## What is needed
Please reproduce, exactly and in full, the lines from the one containing "Gather s: -7" to the end of the material below.

## Information given
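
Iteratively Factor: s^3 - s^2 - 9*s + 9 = (s + 3)*(s^2 - 4*s + 3) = (s - 3)*(s + 3)*(s - 1)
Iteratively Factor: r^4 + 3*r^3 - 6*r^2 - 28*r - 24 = (r + 2)*(r^3 + r^2 - 8*r - 12) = (r - 3)*(r + 2)*(r^2 + 4*r + 4) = (r - 3)*(r + 2)^2*(r + 2)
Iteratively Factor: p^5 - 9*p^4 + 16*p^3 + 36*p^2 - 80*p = (p - 4)*(p^4 - 5*p^3 - 4*p^2 + 20*p) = (p - 5)*(p - 4)*(p^3 - 4*p) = (p - 5)*(p - 4)*(p + 2)*(p^2 - 2*p) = (p - 5)*(p - 4)*(p - 2)*(p + 2)*(p)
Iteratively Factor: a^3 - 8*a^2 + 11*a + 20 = (a + 1)*(a^2 - 9*a + 20) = (a - 4)*(a + 1)*(a - 5)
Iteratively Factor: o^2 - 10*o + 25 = (o - 5)*(o - 5)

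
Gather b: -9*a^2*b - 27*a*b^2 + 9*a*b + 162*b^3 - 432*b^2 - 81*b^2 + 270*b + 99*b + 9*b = 162*b^3 + b^2*(-27*a - 513) + b*(-9*a^2 + 9*a + 378)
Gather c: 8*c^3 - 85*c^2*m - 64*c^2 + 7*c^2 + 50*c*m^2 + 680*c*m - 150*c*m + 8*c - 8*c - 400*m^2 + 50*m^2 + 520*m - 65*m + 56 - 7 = 8*c^3 + c^2*(-85*m - 57) + c*(50*m^2 + 530*m) - 350*m^2 + 455*m + 49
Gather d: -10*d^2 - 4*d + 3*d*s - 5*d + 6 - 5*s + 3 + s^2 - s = -10*d^2 + d*(3*s - 9) + s^2 - 6*s + 9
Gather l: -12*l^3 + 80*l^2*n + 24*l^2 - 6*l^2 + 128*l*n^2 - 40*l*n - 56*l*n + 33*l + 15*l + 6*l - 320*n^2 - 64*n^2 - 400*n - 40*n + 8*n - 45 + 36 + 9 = -12*l^3 + l^2*(80*n + 18) + l*(128*n^2 - 96*n + 54) - 384*n^2 - 432*n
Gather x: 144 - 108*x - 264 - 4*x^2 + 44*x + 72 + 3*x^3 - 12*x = 3*x^3 - 4*x^2 - 76*x - 48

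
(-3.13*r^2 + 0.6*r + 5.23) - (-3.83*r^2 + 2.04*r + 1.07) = 0.7*r^2 - 1.44*r + 4.16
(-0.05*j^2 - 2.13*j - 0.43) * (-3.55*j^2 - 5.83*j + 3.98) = 0.1775*j^4 + 7.853*j^3 + 13.7454*j^2 - 5.9705*j - 1.7114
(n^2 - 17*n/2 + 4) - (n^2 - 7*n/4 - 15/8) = 47/8 - 27*n/4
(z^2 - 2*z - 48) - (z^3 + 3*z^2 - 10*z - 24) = -z^3 - 2*z^2 + 8*z - 24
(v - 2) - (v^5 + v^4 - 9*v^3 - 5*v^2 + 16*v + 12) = -v^5 - v^4 + 9*v^3 + 5*v^2 - 15*v - 14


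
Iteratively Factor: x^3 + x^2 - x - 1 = (x + 1)*(x^2 - 1) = (x - 1)*(x + 1)*(x + 1)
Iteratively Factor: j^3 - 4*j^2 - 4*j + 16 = (j - 2)*(j^2 - 2*j - 8) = (j - 2)*(j + 2)*(j - 4)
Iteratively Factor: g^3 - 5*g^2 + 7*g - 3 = (g - 3)*(g^2 - 2*g + 1) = (g - 3)*(g - 1)*(g - 1)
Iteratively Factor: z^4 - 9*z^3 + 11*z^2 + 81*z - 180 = (z - 5)*(z^3 - 4*z^2 - 9*z + 36) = (z - 5)*(z + 3)*(z^2 - 7*z + 12) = (z - 5)*(z - 4)*(z + 3)*(z - 3)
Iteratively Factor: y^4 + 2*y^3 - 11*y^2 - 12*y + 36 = (y + 3)*(y^3 - y^2 - 8*y + 12) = (y - 2)*(y + 3)*(y^2 + y - 6) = (y - 2)*(y + 3)^2*(y - 2)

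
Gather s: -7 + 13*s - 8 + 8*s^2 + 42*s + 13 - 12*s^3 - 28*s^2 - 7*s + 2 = -12*s^3 - 20*s^2 + 48*s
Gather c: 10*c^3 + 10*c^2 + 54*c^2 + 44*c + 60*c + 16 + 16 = 10*c^3 + 64*c^2 + 104*c + 32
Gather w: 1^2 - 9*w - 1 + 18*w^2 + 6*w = 18*w^2 - 3*w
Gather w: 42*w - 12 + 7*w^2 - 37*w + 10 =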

## Written response
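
Gather s: -7 + 13*s - 8 + 8*s^2 + 42*s + 13 - 12*s^3 - 28*s^2 - 7*s + 2 = -12*s^3 - 20*s^2 + 48*s
Gather c: 10*c^3 + 10*c^2 + 54*c^2 + 44*c + 60*c + 16 + 16 = 10*c^3 + 64*c^2 + 104*c + 32
Gather w: 1^2 - 9*w - 1 + 18*w^2 + 6*w = 18*w^2 - 3*w
Gather w: 42*w - 12 + 7*w^2 - 37*w + 10 =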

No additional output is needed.